Once the line containing "If P1 plays A with probability p = 0.8" is found in the records below, return it and each following line exactly, up to and including the line containing "(A Nash equilibrium", and nothing else.

*** EXERCISE DATA ***

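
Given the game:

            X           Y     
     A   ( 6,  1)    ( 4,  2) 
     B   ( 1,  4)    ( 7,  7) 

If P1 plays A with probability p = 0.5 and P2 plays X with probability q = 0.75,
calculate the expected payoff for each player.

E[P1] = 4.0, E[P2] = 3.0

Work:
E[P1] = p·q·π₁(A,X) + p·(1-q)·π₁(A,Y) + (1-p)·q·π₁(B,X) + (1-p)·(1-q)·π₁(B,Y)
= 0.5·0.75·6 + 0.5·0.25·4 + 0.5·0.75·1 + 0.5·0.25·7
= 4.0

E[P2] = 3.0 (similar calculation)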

*** End of EXERCISE DATA ***
*** EXERCISE DATA ***

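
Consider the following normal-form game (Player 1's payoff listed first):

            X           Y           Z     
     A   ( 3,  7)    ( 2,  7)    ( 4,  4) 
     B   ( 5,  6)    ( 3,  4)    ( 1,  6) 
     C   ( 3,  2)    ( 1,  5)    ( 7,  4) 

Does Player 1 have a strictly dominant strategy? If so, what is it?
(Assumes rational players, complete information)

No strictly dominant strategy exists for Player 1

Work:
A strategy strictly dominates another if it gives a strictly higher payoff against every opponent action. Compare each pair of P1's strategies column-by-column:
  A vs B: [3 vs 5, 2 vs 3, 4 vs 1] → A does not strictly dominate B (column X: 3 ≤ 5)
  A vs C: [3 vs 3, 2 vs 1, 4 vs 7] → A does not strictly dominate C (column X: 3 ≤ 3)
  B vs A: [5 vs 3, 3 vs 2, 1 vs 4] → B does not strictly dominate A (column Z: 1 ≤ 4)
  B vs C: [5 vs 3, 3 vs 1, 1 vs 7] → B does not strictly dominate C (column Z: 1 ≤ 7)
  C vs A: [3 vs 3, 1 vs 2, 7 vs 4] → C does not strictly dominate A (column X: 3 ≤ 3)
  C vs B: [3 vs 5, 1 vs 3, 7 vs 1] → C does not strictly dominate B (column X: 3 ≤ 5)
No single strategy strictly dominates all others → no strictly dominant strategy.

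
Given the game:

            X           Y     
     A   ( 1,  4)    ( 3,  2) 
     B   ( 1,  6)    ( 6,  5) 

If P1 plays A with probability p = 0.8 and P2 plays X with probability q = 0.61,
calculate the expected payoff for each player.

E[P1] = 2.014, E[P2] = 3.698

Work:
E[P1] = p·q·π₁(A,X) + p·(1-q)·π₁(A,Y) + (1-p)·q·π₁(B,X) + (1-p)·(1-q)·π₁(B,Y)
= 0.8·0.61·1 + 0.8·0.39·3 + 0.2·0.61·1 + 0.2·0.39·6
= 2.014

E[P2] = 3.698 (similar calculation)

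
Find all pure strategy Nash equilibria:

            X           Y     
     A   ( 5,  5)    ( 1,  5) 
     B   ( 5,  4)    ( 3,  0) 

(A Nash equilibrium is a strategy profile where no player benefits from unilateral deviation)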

*** End of EXERCISE DATA ***

→ RESULT OF THIS TASK
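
If P1 plays A with probability p = 0.8 and P2 plays X with probability q = 0.61,
calculate the expected payoff for each player.

E[P1] = 2.014, E[P2] = 3.698

Work:
E[P1] = p·q·π₁(A,X) + p·(1-q)·π₁(A,Y) + (1-p)·q·π₁(B,X) + (1-p)·(1-q)·π₁(B,Y)
= 0.8·0.61·1 + 0.8·0.39·3 + 0.2·0.61·1 + 0.2·0.39·6
= 2.014

E[P2] = 3.698 (similar calculation)

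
Find all pure strategy Nash equilibria:

            X           Y     
     A   ( 5,  5)    ( 1,  5) 
     B   ( 5,  4)    ( 3,  0) 

(A Nash equilibrium is a strategy profile where no player benefits from unilateral deviation)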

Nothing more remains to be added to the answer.